▸ **What to do**
Nothing in the entries may change when they are transcribed.

Saved entries
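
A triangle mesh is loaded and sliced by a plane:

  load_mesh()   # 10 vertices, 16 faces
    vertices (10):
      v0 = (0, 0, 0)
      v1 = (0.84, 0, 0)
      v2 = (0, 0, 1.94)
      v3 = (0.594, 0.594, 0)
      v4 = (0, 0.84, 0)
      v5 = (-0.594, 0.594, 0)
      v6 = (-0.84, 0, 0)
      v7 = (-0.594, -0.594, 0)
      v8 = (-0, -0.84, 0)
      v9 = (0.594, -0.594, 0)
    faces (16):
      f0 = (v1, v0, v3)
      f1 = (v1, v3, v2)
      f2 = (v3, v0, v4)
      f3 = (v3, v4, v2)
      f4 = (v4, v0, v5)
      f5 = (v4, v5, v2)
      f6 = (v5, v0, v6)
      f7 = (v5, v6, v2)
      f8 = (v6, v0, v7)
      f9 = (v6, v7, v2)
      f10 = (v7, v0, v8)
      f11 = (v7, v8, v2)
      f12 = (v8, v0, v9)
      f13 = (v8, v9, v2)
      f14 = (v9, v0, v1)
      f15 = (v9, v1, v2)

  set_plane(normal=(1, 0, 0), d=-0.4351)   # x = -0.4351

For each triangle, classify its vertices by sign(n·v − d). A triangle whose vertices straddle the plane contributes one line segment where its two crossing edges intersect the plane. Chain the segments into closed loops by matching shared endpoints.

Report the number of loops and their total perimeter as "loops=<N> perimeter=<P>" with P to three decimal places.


loops=1 perimeter=3.655

Straddling triangles (8 of 16):
  (v4,v0,v5) [++-] → (-0.4351, 0.4351, 0)–(-0.4351, 0.659807, 0)  len=0.2247
  (v4,v5,v2) [+-+] → (-0.4351, 0.659807, 0)–(-0.4351, 0.4351, 0.518966)  len=0.5655
  (v5,v0,v6) [-+-] → (-0.4351, 0.4351, 0)–(-0.4351, 0, 0)  len=0.4351
  (v5,v6,v2) [--+] → (-0.4351, 0, 0.935126)–(-0.4351, 0.4351, 0.518966)  len=0.6021
  (v6,v0,v7) [-+-] → (-0.4351, 0, 0)–(-0.4351, -0.4351, 0)  len=0.4351
  (v6,v7,v2) [--+] → (-0.4351, -0.4351, 0.518966)–(-0.4351, 0, 0.935126)  len=0.6021
  (v7,v0,v8) [-++] → (-0.4351, -0.4351, 0)–(-0.4351, -0.659807, 0)  len=0.2247
  (v7,v8,v2) [-++] → (-0.4351, -0.659807, 0)–(-0.4351, -0.4351, 0.518966)  len=0.5655

Chained into 1 loop(s):
  loop 1: 8 segments, perimeter = 3.6548
Total perimeter = 3.655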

▸ **Final answer**
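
A triangle mesh is loaded and sliced by a plane:

  load_mesh()   # 10 vertices, 16 faces
    vertices (10):
      v0 = (0, 0, 0)
      v1 = (0.84, 0, 0)
      v2 = (0, 0, 1.94)
      v3 = (0.594, 0.594, 0)
      v4 = (0, 0.84, 0)
      v5 = (-0.594, 0.594, 0)
      v6 = (-0.84, 0, 0)
      v7 = (-0.594, -0.594, 0)
      v8 = (-0, -0.84, 0)
      v9 = (0.594, -0.594, 0)
    faces (16):
      f0 = (v1, v0, v3)
      f1 = (v1, v3, v2)
      f2 = (v3, v0, v4)
      f3 = (v3, v4, v2)
      f4 = (v4, v0, v5)
      f5 = (v4, v5, v2)
      f6 = (v5, v0, v6)
      f7 = (v5, v6, v2)
      f8 = (v6, v0, v7)
      f9 = (v6, v7, v2)
      f10 = (v7, v0, v8)
      f11 = (v7, v8, v2)
      f12 = (v8, v0, v9)
      f13 = (v8, v9, v2)
      f14 = (v9, v0, v1)
      f15 = (v9, v1, v2)

  set_plane(normal=(1, 0, 0), d=-0.4351)   # x = -0.4351

For each triangle, classify its vertices by sign(n·v − d). A triangle whose vertices straddle the plane contributes one line segment where its two crossing edges intersect the plane. Chain the segments into closed loops by matching shared endpoints.

Report the number of loops and their total perimeter as "loops=<N> perimeter=<P>" with P to three decimal places.


loops=1 perimeter=3.655

Straddling triangles (8 of 16):
  (v4,v0,v5) [++-] → (-0.4351, 0.4351, 0)–(-0.4351, 0.659807, 0)  len=0.2247
  (v4,v5,v2) [+-+] → (-0.4351, 0.659807, 0)–(-0.4351, 0.4351, 0.518966)  len=0.5655
  (v5,v0,v6) [-+-] → (-0.4351, 0.4351, 0)–(-0.4351, 0, 0)  len=0.4351
  (v5,v6,v2) [--+] → (-0.4351, 0, 0.935126)–(-0.4351, 0.4351, 0.518966)  len=0.6021
  (v6,v0,v7) [-+-] → (-0.4351, 0, 0)–(-0.4351, -0.4351, 0)  len=0.4351
  (v6,v7,v2) [--+] → (-0.4351, -0.4351, 0.518966)–(-0.4351, 0, 0.935126)  len=0.6021
  (v7,v0,v8) [-++] → (-0.4351, -0.4351, 0)–(-0.4351, -0.659807, 0)  len=0.2247
  (v7,v8,v2) [-++] → (-0.4351, -0.659807, 0)–(-0.4351, -0.4351, 0.518966)  len=0.5655

Chained into 1 loop(s):
  loop 1: 8 segments, perimeter = 3.6548
Total perimeter = 3.655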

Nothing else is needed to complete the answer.